■ **WHAT THE TASK ASKS**:
Each record needs to be echoed exactly; can you do that?

■ **Dataset entries**:
[Start of section]
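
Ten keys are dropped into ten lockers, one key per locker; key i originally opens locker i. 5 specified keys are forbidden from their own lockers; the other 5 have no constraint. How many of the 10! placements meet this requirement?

Let A_j be the event that the j-th constrained one is fixed. By inclusion-exclusion over the 5 events:
Σ_{j=0}^{5} (-1)^j C(5,j)(10-j)!
= C(5,0)·10! - C(5,1)·9! + C(5,2)·8! - C(5,3)·7! + C(5,4)·6! - C(5,5)·5!
= 3628800 - 1814400 + 403200 - 50400 + 3600 - 120
= 2170680

2170680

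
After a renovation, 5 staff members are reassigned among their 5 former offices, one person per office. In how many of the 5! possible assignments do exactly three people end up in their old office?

10

Pick the 3 fixed positions: C(5,3) = 10 ways.
The remaining 2 must be deranged: !2 = 1.
Total: 10 × 1 = 10.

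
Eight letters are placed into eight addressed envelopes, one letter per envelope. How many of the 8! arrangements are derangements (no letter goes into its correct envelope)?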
[End of section]
■ **RESPONSE BELOW**:
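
Ten keys are dropped into ten lockers, one key per locker; key i originally opens locker i. 5 specified keys are forbidden from their own lockers; the other 5 have no constraint. How many of the 10! placements meet this requirement?

Let A_j be the event that the j-th constrained one is fixed. By inclusion-exclusion over the 5 events:
Σ_{j=0}^{5} (-1)^j C(5,j)(10-j)!
= C(5,0)·10! - C(5,1)·9! + C(5,2)·8! - C(5,3)·7! + C(5,4)·6! - C(5,5)·5!
= 3628800 - 1814400 + 403200 - 50400 + 3600 - 120
= 2170680

2170680

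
After a renovation, 5 staff members are reassigned among their 5 former offices, one person per office. In how many of the 5! possible assignments do exactly three people end up in their old office?

10

Pick the 3 fixed positions: C(5,3) = 10 ways.
The remaining 2 must be deranged: !2 = 1.
Total: 10 × 1 = 10.

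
Eight letters are placed into eight addressed envelopes, one letter per envelope. How many of the 8! arrangements are derangements (no letter goes into its correct envelope)?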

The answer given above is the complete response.